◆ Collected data
- - - - - - -

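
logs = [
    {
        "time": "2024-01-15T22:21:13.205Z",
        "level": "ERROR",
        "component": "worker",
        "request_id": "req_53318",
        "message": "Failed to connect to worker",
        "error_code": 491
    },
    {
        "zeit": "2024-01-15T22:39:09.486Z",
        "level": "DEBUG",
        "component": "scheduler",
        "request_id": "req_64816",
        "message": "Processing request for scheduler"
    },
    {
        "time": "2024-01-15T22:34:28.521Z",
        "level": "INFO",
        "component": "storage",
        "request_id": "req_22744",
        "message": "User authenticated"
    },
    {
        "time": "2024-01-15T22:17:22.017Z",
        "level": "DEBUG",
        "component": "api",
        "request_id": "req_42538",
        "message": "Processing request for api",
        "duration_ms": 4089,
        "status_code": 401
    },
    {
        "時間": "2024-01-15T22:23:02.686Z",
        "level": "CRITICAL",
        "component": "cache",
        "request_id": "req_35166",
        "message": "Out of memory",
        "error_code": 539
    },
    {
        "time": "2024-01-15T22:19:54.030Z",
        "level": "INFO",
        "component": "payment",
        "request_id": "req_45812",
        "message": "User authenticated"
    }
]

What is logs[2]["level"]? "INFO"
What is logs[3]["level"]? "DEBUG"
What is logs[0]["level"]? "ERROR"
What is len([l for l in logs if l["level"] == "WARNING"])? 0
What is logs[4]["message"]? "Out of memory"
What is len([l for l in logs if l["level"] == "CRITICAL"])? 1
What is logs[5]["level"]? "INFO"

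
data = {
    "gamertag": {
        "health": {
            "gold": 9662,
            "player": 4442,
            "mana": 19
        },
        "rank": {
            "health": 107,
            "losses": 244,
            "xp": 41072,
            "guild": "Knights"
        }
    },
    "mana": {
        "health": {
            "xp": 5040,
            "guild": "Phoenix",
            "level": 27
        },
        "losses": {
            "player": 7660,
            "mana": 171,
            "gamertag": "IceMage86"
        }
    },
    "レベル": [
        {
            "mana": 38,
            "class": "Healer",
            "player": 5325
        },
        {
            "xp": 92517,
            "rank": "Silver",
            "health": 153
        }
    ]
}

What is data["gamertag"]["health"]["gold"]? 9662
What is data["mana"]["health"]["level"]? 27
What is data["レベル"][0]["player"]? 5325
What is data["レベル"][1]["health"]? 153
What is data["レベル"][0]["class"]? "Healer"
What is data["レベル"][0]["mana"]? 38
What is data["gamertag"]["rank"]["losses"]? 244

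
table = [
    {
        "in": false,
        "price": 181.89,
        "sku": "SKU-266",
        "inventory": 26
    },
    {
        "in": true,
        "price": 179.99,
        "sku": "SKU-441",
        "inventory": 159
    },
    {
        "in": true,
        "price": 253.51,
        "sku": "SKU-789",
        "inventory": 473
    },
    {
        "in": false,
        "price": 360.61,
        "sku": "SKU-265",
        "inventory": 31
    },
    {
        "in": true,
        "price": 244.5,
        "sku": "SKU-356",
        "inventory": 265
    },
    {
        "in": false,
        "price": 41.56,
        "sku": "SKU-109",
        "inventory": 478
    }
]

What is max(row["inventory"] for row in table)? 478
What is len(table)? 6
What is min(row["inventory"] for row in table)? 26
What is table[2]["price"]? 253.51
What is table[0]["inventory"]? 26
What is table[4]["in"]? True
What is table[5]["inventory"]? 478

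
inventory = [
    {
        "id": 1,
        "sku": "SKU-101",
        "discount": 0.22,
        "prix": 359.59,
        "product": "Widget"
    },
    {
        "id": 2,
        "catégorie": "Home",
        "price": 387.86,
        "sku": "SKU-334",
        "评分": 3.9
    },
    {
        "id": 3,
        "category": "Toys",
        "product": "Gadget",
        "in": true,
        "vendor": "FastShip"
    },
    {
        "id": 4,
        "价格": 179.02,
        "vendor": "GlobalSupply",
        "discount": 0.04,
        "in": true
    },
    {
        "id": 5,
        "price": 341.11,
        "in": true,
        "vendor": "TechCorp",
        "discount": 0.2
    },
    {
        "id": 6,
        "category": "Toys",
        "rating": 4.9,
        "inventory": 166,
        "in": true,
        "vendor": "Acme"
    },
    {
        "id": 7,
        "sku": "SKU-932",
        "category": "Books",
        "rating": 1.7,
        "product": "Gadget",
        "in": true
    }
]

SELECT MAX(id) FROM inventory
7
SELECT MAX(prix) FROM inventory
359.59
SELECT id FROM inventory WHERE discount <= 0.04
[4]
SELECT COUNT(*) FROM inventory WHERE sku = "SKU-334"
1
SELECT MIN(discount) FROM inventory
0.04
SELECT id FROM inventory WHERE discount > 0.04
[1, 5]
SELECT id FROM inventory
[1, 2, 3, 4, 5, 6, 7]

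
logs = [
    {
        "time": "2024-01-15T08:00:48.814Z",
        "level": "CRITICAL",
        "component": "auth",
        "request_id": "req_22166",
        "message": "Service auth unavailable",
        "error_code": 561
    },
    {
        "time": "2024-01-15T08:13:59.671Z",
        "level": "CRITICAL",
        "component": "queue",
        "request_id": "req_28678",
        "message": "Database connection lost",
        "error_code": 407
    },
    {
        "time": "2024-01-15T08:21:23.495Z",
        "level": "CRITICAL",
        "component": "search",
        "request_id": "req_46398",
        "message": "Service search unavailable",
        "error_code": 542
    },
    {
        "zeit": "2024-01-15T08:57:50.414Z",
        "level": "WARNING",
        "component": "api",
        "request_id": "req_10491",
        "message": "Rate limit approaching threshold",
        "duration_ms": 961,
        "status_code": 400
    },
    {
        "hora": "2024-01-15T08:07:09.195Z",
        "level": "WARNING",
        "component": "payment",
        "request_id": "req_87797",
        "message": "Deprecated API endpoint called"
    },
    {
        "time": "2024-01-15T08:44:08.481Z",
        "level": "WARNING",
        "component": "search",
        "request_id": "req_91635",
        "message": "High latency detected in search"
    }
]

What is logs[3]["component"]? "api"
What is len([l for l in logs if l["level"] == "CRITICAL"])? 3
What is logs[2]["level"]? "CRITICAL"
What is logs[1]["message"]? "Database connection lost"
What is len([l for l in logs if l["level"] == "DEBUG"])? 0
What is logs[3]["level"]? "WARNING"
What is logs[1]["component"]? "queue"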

- - - - - - -

◆ WORK REQUIRED
Each record needs to be copied out again, letter for letter.

◆ ANSWER BOX
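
logs = [
    {
        "time": "2024-01-15T22:21:13.205Z",
        "level": "ERROR",
        "component": "worker",
        "request_id": "req_53318",
        "message": "Failed to connect to worker",
        "error_code": 491
    },
    {
        "zeit": "2024-01-15T22:39:09.486Z",
        "level": "DEBUG",
        "component": "scheduler",
        "request_id": "req_64816",
        "message": "Processing request for scheduler"
    },
    {
        "time": "2024-01-15T22:34:28.521Z",
        "level": "INFO",
        "component": "storage",
        "request_id": "req_22744",
        "message": "User authenticated"
    },
    {
        "time": "2024-01-15T22:17:22.017Z",
        "level": "DEBUG",
        "component": "api",
        "request_id": "req_42538",
        "message": "Processing request for api",
        "duration_ms": 4089,
        "status_code": 401
    },
    {
        "時間": "2024-01-15T22:23:02.686Z",
        "level": "CRITICAL",
        "component": "cache",
        "request_id": "req_35166",
        "message": "Out of memory",
        "error_code": 539
    },
    {
        "time": "2024-01-15T22:19:54.030Z",
        "level": "INFO",
        "component": "payment",
        "request_id": "req_45812",
        "message": "User authenticated"
    }
]

What is logs[2]["level"]? "INFO"
What is logs[3]["level"]? "DEBUG"
What is logs[0]["level"]? "ERROR"
What is len([l for l in logs if l["level"] == "WARNING"])? 0
What is logs[4]["message"]? "Out of memory"
What is len([l for l in logs if l["level"] == "CRITICAL"])? 1
What is logs[5]["level"]? "INFO"

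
data = {
    "gamertag": {
        "health": {
            "gold": 9662,
            "player": 4442,
            "mana": 19
        },
        "rank": {
            "health": 107,
            "losses": 244,
            "xp": 41072,
            "guild": "Knights"
        }
    },
    "mana": {
        "health": {
            "xp": 5040,
            "guild": "Phoenix",
            "level": 27
        },
        "losses": {
            "player": 7660,
            "mana": 171,
            "gamertag": "IceMage86"
        }
    },
    "レベル": [
        {
            "mana": 38,
            "class": "Healer",
            "player": 5325
        },
        {
            "xp": 92517,
            "rank": "Silver",
            "health": 153
        }
    ]
}

What is data["gamertag"]["health"]["gold"]? 9662
What is data["mana"]["health"]["level"]? 27
What is data["レベル"][0]["player"]? 5325
What is data["レベル"][1]["health"]? 153
What is data["レベル"][0]["class"]? "Healer"
What is data["レベル"][0]["mana"]? 38
What is data["gamertag"]["rank"]["losses"]? 244

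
table = [
    {
        "in": false,
        "price": 181.89,
        "sku": "SKU-266",
        "inventory": 26
    },
    {
        "in": true,
        "price": 179.99,
        "sku": "SKU-441",
        "inventory": 159
    },
    {
        "in": true,
        "price": 253.51,
        "sku": "SKU-789",
        "inventory": 473
    },
    {
        "in": false,
        "price": 360.61,
        "sku": "SKU-265",
        "inventory": 31
    },
    {
        "in": true,
        "price": 244.5,
        "sku": "SKU-356",
        "inventory": 265
    },
    {
        "in": false,
        "price": 41.56,
        "sku": "SKU-109",
        "inventory": 478
    }
]

What is max(row["inventory"] for row in table)? 478
What is len(table)? 6
What is min(row["inventory"] for row in table)? 26
What is table[2]["price"]? 253.51
What is table[0]["inventory"]? 26
What is table[4]["in"]? True
What is table[5]["inventory"]? 478

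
inventory = [
    {
        "id": 1,
        "sku": "SKU-101",
        "discount": 0.22,
        "prix": 359.59,
        "product": "Widget"
    },
    {
        "id": 2,
        "catégorie": "Home",
        "price": 387.86,
        "sku": "SKU-334",
        "评分": 3.9
    },
    {
        "id": 3,
        "category": "Toys",
        "product": "Gadget",
        "in": true,
        "vendor": "FastShip"
    },
    {
        "id": 4,
        "价格": 179.02,
        "vendor": "GlobalSupply",
        "discount": 0.04,
        "in": true
    },
    {
        "id": 5,
        "price": 341.11,
        "in": true,
        "vendor": "TechCorp",
        "discount": 0.2
    },
    {
        "id": 6,
        "category": "Toys",
        "rating": 4.9,
        "inventory": 166,
        "in": true,
        "vendor": "Acme"
    },
    {
        "id": 7,
        "sku": "SKU-932",
        "category": "Books",
        "rating": 1.7,
        "product": "Gadget",
        "in": true
    }
]

SELECT MAX(id) FROM inventory
7
SELECT MAX(prix) FROM inventory
359.59
SELECT id FROM inventory WHERE discount <= 0.04
[4]
SELECT COUNT(*) FROM inventory WHERE sku = "SKU-334"
1
SELECT MIN(discount) FROM inventory
0.04
SELECT id FROM inventory WHERE discount > 0.04
[1, 5]
SELECT id FROM inventory
[1, 2, 3, 4, 5, 6, 7]

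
logs = [
    {
        "time": "2024-01-15T08:00:48.814Z",
        "level": "CRITICAL",
        "component": "auth",
        "request_id": "req_22166",
        "message": "Service auth unavailable",
        "error_code": 561
    },
    {
        "time": "2024-01-15T08:13:59.671Z",
        "level": "CRITICAL",
        "component": "queue",
        "request_id": "req_28678",
        "message": "Database connection lost",
        "error_code": 407
    },
    {
        "time": "2024-01-15T08:21:23.495Z",
        "level": "CRITICAL",
        "component": "search",
        "request_id": "req_46398",
        "message": "Service search unavailable",
        "error_code": 542
    },
    {
        "zeit": "2024-01-15T08:57:50.414Z",
        "level": "WARNING",
        "component": "api",
        "request_id": "req_10491",
        "message": "Rate limit approaching threshold",
        "duration_ms": 961,
        "status_code": 400
    },
    {
        "hora": "2024-01-15T08:07:09.195Z",
        "level": "WARNING",
        "component": "payment",
        "request_id": "req_87797",
        "message": "Deprecated API endpoint called"
    },
    {
        "time": "2024-01-15T08:44:08.481Z",
        "level": "WARNING",
        "component": "search",
        "request_id": "req_91635",
        "message": "High latency detected in search"
    }
]

What is logs[3]["component"]? "api"
What is len([l for l in logs if l["level"] == "CRITICAL"])? 3
What is logs[2]["level"]? "CRITICAL"
What is logs[1]["message"]? "Database connection lost"
What is len([l for l in logs if l["level"] == "DEBUG"])? 0
What is logs[3]["level"]? "WARNING"
What is logs[1]["component"]? "queue"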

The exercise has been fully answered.